- _EXERCISE INSTRUCTIONS_
Render every entry exactly as it appears.

================================

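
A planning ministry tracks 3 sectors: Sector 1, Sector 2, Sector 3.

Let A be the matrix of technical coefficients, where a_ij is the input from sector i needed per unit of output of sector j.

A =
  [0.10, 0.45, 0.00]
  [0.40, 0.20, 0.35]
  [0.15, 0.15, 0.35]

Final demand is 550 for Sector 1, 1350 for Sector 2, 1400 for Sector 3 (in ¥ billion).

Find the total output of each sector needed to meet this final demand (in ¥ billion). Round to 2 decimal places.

x_1 = 3114.68, x_2 = 5007.14, x_3 = 4028.11

I − A =
  [   0.90    -0.45     0.00]
  [  -0.40     0.80    -0.35]
  [  -0.15    -0.15     0.65]
Cofactors of I−A, C_ij = (−1)^(i+j)·(minor ij) (rows/columns in the sector order above):
  C_11 = (0.80)(0.65) − (-0.35)(-0.15) = 0.4675
  C_12 = −[(-0.40)(0.65) − (-0.35)(-0.15)] = 0.3125
  C_13 = (-0.40)(-0.15) − (0.80)(-0.15) = 0.1800
  C_21 = −[(-0.45)(0.65) − (0.00)(-0.15)] = 0.2925
  C_22 = (0.90)(0.65) − (0.00)(-0.15) = 0.5850
  C_23 = −[(0.90)(-0.15) − (-0.45)(-0.15)] = 0.2025
  C_31 = (-0.45)(-0.35) − (0.00)(0.80) = 0.1575
  C_32 = −[(0.90)(-0.35) − (0.00)(-0.40)] = 0.3150
  C_33 = (0.90)(0.80) − (-0.45)(-0.40) = 0.5400
det(I−A) = Σ_j (I−A)_1j·C_1j = (0.90)(0.4675) + (-0.45)(0.3125) + (0.00)(0.1800) = 0.280125
adj(I−A) = Cᵀ =
  [ 0.4675   0.2925   0.1575]
  [ 0.3125   0.5850   0.3150]
  [ 0.1800   0.2025   0.5400]
(I − A)⁻¹ = adj(I−A) / det(I−A) ≈
  [   1.6689     1.0442     0.5622]
  [   1.1156     2.0884     1.1245]
  [   0.6426     0.7229     1.9277]
x = (I − A)⁻¹ d = adj(I−A)·d / det(I−A), with det(I−A) = 0.280125:
  x_1 = (0.4675·550 + 0.2925·1350 + 0.1575·1400) / 0.280125 = 872.50 / 0.280125 ≈ 3114.68
  x_2 = (0.3125·550 + 0.5850·1350 + 0.3150·1400) / 0.280125 = 1402.625 / 0.280125 ≈ 5007.14
  x_3 = (0.1800·550 + 0.2025·1350 + 0.5400·1400) / 0.280125 = 1128.375 / 0.280125 ≈ 4028.11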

================================

- _SOLUTION TO THIS PROBLEM_
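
A planning ministry tracks 3 sectors: Sector 1, Sector 2, Sector 3.

Let A be the matrix of technical coefficients, where a_ij is the input from sector i needed per unit of output of sector j.

A =
  [0.10, 0.45, 0.00]
  [0.40, 0.20, 0.35]
  [0.15, 0.15, 0.35]

Final demand is 550 for Sector 1, 1350 for Sector 2, 1400 for Sector 3 (in ¥ billion).

Find the total output of each sector needed to meet this final demand (in ¥ billion). Round to 2 decimal places.

x_1 = 3114.68, x_2 = 5007.14, x_3 = 4028.11

I − A =
  [   0.90    -0.45     0.00]
  [  -0.40     0.80    -0.35]
  [  -0.15    -0.15     0.65]
Cofactors of I−A, C_ij = (−1)^(i+j)·(minor ij) (rows/columns in the sector order above):
  C_11 = (0.80)(0.65) − (-0.35)(-0.15) = 0.4675
  C_12 = −[(-0.40)(0.65) − (-0.35)(-0.15)] = 0.3125
  C_13 = (-0.40)(-0.15) − (0.80)(-0.15) = 0.1800
  C_21 = −[(-0.45)(0.65) − (0.00)(-0.15)] = 0.2925
  C_22 = (0.90)(0.65) − (0.00)(-0.15) = 0.5850
  C_23 = −[(0.90)(-0.15) − (-0.45)(-0.15)] = 0.2025
  C_31 = (-0.45)(-0.35) − (0.00)(0.80) = 0.1575
  C_32 = −[(0.90)(-0.35) − (0.00)(-0.40)] = 0.3150
  C_33 = (0.90)(0.80) − (-0.45)(-0.40) = 0.5400
det(I−A) = Σ_j (I−A)_1j·C_1j = (0.90)(0.4675) + (-0.45)(0.3125) + (0.00)(0.1800) = 0.280125
adj(I−A) = Cᵀ =
  [ 0.4675   0.2925   0.1575]
  [ 0.3125   0.5850   0.3150]
  [ 0.1800   0.2025   0.5400]
(I − A)⁻¹ = adj(I−A) / det(I−A) ≈
  [   1.6689     1.0442     0.5622]
  [   1.1156     2.0884     1.1245]
  [   0.6426     0.7229     1.9277]
x = (I − A)⁻¹ d = adj(I−A)·d / det(I−A), with det(I−A) = 0.280125:
  x_1 = (0.4675·550 + 0.2925·1350 + 0.1575·1400) / 0.280125 = 872.50 / 0.280125 ≈ 3114.68
  x_2 = (0.3125·550 + 0.5850·1350 + 0.3150·1400) / 0.280125 = 1402.625 / 0.280125 ≈ 5007.14
  x_3 = (0.1800·550 + 0.2025·1350 + 0.5400·1400) / 0.280125 = 1128.375 / 0.280125 ≈ 4028.11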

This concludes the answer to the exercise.